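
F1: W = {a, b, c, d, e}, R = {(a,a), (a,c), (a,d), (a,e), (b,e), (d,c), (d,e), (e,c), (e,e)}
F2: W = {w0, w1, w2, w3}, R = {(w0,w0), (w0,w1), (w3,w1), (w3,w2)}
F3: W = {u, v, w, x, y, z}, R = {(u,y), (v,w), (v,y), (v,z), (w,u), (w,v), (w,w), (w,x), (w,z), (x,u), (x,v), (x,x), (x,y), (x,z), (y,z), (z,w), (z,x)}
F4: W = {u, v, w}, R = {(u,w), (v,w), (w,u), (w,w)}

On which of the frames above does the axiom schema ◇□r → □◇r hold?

The schema corresponds to convergence: ∀x ∀y ∀z (Rxy ∧ Rxz → ∃w (Ryw ∧ Rzw)).
F1: fails — Rae and Rac but e and c have no common successor.
F2: fails — Rw0w1 and Rw0w1 but w1 and w1 have no common successor.
F3: fails — Rvz and Rvy but z and y have no common successor.
F4: satisfies the condition.
Valid on: F4.

F4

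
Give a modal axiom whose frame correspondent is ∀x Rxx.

This is reflexivity; the standard corresponding axiom is T: □r → r.
Suppose □r→r is valid. At any x set V(r)={w : Rxw}. Then □r holds at x, so r holds at x, i.e. Rxx.

□r → r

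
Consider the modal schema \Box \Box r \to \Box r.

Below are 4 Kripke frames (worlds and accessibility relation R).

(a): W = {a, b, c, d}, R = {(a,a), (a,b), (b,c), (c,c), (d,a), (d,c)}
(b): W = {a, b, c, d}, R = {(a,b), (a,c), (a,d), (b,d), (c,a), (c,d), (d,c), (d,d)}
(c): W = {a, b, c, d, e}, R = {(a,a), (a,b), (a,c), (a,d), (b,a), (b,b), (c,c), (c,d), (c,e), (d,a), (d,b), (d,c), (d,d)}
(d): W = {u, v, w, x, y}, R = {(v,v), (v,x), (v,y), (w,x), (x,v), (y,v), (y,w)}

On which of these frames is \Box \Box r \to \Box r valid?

The schema corresponds to density: \forall x \forall y (Rxy \to \exists z (Rxz \wedge Rzy)).
(a): ✓.
(b): fails — Rab but no z with Raz and Rzb.
(c): ✓.
(d): fails — Rwx but no z with Rwz and Rzx.

(a), (c)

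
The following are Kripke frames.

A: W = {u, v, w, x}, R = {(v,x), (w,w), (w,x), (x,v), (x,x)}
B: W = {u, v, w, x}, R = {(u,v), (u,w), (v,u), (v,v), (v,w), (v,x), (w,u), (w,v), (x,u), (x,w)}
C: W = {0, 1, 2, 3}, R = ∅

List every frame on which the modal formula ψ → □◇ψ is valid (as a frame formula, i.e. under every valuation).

C

This is the axiom for symmetry; its first-order frame correspondent is ∀x ∀y (Rxy → Ryx).
A: fails — Rwx but not Rxw.
B: fails — Rxw but not Rwx.
C: satisfies the condition.
Valid on: C.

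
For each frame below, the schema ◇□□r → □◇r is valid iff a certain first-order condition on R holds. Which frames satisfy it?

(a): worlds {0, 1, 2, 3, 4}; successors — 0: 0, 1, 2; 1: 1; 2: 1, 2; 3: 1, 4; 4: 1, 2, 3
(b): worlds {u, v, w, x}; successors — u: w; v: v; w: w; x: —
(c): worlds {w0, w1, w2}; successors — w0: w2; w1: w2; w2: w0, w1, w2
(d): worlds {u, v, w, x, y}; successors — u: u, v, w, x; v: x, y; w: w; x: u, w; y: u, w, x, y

(a), (b), (c)

The schema corresponds to a generalized confluence (Geach) condition: ∀x ∀y ∀z ((xRy ∧ xRz) → ∃w (yR²w ∧ zRw)).
(a): holds.
(b): holds.
(c): holds.
(d): fails — uRw, uRv but no t with wR²t and vRt.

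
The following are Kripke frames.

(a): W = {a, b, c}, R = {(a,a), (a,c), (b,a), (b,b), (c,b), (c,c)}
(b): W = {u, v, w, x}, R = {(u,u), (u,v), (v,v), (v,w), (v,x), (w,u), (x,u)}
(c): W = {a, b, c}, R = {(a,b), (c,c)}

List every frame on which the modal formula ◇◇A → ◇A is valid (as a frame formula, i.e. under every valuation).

(c)

The schema corresponds to transitivity: ∀x ∀y ∀z (Rxy ∧ Ryz → Rxz).
(a): fails — Rba and Rac but not Rbc.
(b): fails — Ruv and Rvw but not Ruw.
(c): condition met.
Valid on: (c).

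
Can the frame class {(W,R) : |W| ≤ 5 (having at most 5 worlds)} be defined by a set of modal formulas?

Any modally definable frame class is closed under disjoint unions.
Any modal formula valid on each of 6 disjoint one-world frames is valid on their disjoint union (validity is preserved under disjoint unions). Each one-world frame has |W|=1≤5, but the union has |W|=6.
Hence having at most 5 worlds is not modally definable.

Not modally definable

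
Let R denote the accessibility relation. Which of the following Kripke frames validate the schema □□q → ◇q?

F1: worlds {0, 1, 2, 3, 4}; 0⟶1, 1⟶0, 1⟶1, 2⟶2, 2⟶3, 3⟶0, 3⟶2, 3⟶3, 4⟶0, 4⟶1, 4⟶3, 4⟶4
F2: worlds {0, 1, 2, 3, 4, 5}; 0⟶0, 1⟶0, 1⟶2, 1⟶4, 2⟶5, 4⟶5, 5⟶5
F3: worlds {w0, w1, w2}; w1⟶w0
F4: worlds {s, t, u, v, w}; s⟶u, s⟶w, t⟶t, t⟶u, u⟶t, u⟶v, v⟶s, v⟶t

F1

Frame correspondent (Sahlqvist): ∀x ∃w (xR²w ∧ xRw) — i.e. a generalized confluence (Geach) condition.
F1: holds.
F2: fails — at 3 but no w with 3R²w and 3Rw.
F3: fails — at w0 but no w with w0R²w and w0Rw.
F4: fails — at s but no w* with sR²w* and sRw*.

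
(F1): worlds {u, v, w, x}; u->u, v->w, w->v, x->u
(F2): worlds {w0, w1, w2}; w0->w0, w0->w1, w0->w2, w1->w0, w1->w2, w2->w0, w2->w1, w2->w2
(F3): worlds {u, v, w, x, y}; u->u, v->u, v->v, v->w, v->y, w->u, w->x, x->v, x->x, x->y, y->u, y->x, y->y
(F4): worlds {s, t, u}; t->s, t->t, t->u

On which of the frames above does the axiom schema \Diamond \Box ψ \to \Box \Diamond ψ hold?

(F1), (F2)

This is the axiom for convergence; its first-order frame correspondent is \forall x \forall y \forall z (Rxy \wedge Rxz \to \exists w (Ryw \wedge Rzw)).
(F1): ✓.
(F2): ✓.
(F3): fails — Rwu and Rwx but u and x have no common successor.
(F4): fails — Rtt and Rtu but t and u have no common successor.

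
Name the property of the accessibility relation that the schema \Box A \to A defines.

Suppose □A→A is valid. At any x set V(A)={w : Rxw}. Then □A holds at x, so A holds at x, i.e. Rxx.
Conversely, any frame satisfying \forall x Rxx validates the schema.
So the correspondent is reflexivity.

reflexivity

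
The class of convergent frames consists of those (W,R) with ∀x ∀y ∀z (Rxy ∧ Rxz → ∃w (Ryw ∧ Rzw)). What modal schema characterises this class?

A defining formula is ◇□p → □◇p (the .2 axiom).
Suppose ◇□p→□◇p is valid. Take Rxy, Rxz and set V(p)={w : Ryw}. Then □p at y so ◇□p at x, so □◇p at x, so ◇p at z, giving w with Rzw and Ryw.

◇□p → □◇p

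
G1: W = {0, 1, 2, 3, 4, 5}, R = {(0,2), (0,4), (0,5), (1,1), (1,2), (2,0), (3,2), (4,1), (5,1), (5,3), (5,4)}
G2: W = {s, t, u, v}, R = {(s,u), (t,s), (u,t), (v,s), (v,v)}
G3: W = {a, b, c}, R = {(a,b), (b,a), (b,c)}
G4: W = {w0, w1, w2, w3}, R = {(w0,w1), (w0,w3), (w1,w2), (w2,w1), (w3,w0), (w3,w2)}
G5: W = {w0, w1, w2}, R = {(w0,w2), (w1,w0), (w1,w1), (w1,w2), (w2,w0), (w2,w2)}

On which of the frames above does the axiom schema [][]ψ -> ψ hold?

This is the axiom for a generalized confluence (Geach) condition; its first-order frame correspondent is forall x exists w (x R^2 w & x = w).
G1: fails — at 3 but no w with 3R²w and 3=w.
G2: fails — at s but no w with sR²w and s=w.
G3: fails — at c but no w with cR²w and c=w.
G4: holds.
G5: holds.

G4, G5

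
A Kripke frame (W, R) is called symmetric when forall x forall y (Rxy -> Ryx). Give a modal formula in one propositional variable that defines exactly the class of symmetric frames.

q → □◇q

This is symmetry; the standard corresponding axiom is B: q → □◇q.
Suppose q→□◇q is valid. Take Rxy and set V(q)={x}. Then q at x, so □◇q at x, so ◇q at y, so some z with Ryz has q; z=x, i.e. Ryx.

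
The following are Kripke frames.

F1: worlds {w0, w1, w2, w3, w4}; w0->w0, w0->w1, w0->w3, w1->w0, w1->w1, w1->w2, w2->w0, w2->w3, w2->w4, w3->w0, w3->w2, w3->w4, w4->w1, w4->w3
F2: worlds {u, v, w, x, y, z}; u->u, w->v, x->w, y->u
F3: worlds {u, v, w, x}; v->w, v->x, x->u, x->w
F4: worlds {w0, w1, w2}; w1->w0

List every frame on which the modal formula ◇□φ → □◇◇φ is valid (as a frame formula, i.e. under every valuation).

F1

Frame correspondent (Sahlqvist): ∀x ∀y ∀z ((xRy ∧ xRz) → ∃w (yRw ∧ zR²w)) — i.e. a generalized confluence (Geach) condition.
F1: holds.
F2: fails — wRv, wRv but no t with vRt and vR²t.
F3: fails — vRw, vRw but no t with wRt and wR²t.
F4: fails — w1Rw0, w1Rw0 but no w with w0Rw and w0R²w.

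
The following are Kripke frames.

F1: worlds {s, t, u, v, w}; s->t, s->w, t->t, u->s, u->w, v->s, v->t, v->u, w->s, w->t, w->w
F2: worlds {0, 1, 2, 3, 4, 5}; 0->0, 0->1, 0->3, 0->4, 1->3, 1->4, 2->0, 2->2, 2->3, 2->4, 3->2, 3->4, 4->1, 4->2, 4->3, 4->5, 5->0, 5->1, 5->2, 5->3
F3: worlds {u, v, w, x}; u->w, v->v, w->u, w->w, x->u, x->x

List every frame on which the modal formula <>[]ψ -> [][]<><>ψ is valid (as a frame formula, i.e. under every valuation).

The schema corresponds to a generalized confluence (Geach) condition: forall x forall y forall z ((xRy & x R^2 z) -> exists w (yRw & z R^2 w)).
F1: fails — vRu, vR²t but no w* with uRw* and tR²w*.
F2: ✓.
F3: ✓.

F2, F3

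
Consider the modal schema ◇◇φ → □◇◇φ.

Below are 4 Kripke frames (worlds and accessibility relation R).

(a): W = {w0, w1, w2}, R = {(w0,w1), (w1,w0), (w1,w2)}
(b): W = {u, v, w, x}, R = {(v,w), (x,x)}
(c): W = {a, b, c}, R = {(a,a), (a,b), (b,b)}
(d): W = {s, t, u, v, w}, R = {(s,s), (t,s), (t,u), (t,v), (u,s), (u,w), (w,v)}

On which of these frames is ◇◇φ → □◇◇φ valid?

(b)

Frame correspondent (Sahlqvist): ∀x ∀y ∀z ((xR²y ∧ xRz) → ∃w (y = w ∧ zR²w)) — i.e. a generalized confluence (Geach) condition.
(a): fails — w0R²w0, w0Rw1 but no w with w0=w and w1R²w.
(b): satisfies the condition.
(c): fails — aR²a, aRb but no w with a=w and bR²w.
(d): fails — tR²s, tRv but no w* with s=w* and vR²w*.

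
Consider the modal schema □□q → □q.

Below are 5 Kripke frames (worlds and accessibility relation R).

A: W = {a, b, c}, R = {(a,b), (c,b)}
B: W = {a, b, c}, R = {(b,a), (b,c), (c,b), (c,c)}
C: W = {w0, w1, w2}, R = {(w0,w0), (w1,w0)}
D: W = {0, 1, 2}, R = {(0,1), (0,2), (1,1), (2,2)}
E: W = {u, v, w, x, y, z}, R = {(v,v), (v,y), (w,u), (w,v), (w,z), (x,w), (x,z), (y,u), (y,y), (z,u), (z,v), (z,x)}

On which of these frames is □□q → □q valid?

Frame correspondent (Sahlqvist): ∀x ∀y (Rxy → ∃z (Rxz ∧ Rzy)) — i.e. density.
A: fails — Rab but no z with Raz and Rzb.
B: fails — Rba but no z with Rbz and Rza.
C: satisfies the condition.
D: satisfies the condition.
E: fails — Rxw but no t with Rxt and Rtw.

C, D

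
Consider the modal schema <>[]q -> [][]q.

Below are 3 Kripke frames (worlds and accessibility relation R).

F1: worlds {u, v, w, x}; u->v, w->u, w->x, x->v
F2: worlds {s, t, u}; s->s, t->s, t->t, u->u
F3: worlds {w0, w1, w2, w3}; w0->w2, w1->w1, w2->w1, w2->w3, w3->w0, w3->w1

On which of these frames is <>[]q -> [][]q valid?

F1

This is the axiom for a generalized confluence (Geach) condition; its first-order frame correspondent is forall x forall y forall z ((xRy & x R^2 z) -> exists w (yRw & z = w)).
F1: condition met.
F2: fails — tRs, tR²t but no w with sRw and t=w.
F3: fails — w2Rw1, w2R²w0 but no w with w1Rw and w0=w.
Valid on: F1.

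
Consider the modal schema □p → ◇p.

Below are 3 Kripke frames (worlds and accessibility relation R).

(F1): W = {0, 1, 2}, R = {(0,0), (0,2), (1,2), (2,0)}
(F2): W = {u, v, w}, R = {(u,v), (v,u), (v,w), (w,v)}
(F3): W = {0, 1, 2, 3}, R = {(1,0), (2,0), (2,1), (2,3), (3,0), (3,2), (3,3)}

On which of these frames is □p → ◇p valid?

(F1), (F2)

Frame correspondent (Sahlqvist): ∀x ∃y Rxy — i.e. seriality.
(F1): ✓.
(F2): ✓.
(F3): fails — world 0 has no successor.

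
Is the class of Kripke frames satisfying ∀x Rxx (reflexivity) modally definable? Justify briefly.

Yes: it is reflexivity, defined by the T schema □r → r.
Suppose □r→r is valid. At any x set V(r)={w : Rxw}. Then □r holds at x, so r holds at x, i.e. Rxx.

Definable; □r → r defines it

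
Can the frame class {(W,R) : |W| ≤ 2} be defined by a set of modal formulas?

Modal frame validity is preserved under disjoint unions.
Any modal formula valid on each of 3 disjoint one-world frames is valid on their disjoint union (validity is preserved under disjoint unions). Each one-world frame has |W|=1≤2, but the union has |W|=3.
So the class is not modally definable.

Not definable by any modal formula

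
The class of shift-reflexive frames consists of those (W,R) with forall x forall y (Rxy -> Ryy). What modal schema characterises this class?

□(□q → q)

This is shift-reflexivity; the standard corresponding axiom is T□: □(□q → q).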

^^^^

- ASSIGNMENT: Reproduce only the lines above spanning from the line containing "5 (having at" through the line containing "t->s, t->t, t->u", word for word.

- SOLVED PROBLEM:
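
Can the frame class {(W,R) : |W| ≤ 5 (having at most 5 worlds)} be defined by a set of modal formulas?

Any modally definable frame class is closed under disjoint unions.
Any modal formula valid on each of 6 disjoint one-world frames is valid on their disjoint union (validity is preserved under disjoint unions). Each one-world frame has |W|=1≤5, but the union has |W|=6.
Hence having at most 5 worlds is not modally definable.

Not modally definable

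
Let R denote the accessibility relation. Which of the following Kripke frames validate the schema □□q → ◇q?

F1: worlds {0, 1, 2, 3, 4}; 0⟶1, 1⟶0, 1⟶1, 2⟶2, 2⟶3, 3⟶0, 3⟶2, 3⟶3, 4⟶0, 4⟶1, 4⟶3, 4⟶4
F2: worlds {0, 1, 2, 3, 4, 5}; 0⟶0, 1⟶0, 1⟶2, 1⟶4, 2⟶5, 4⟶5, 5⟶5
F3: worlds {w0, w1, w2}; w1⟶w0
F4: worlds {s, t, u, v, w}; s⟶u, s⟶w, t⟶t, t⟶u, u⟶t, u⟶v, v⟶s, v⟶t

F1

Frame correspondent (Sahlqvist): ∀x ∃w (xR²w ∧ xRw) — i.e. a generalized confluence (Geach) condition.
F1: holds.
F2: fails — at 3 but no w with 3R²w and 3Rw.
F3: fails — at w0 but no w with w0R²w and w0Rw.
F4: fails — at s but no w* with sR²w* and sRw*.

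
(F1): worlds {u, v, w, x}; u->u, v->w, w->v, x->u
(F2): worlds {w0, w1, w2}; w0->w0, w0->w1, w0->w2, w1->w0, w1->w2, w2->w0, w2->w1, w2->w2
(F3): worlds {u, v, w, x, y}; u->u, v->u, v->v, v->w, v->y, w->u, w->x, x->v, x->x, x->y, y->u, y->x, y->y
(F4): worlds {s, t, u}; t->s, t->t, t->u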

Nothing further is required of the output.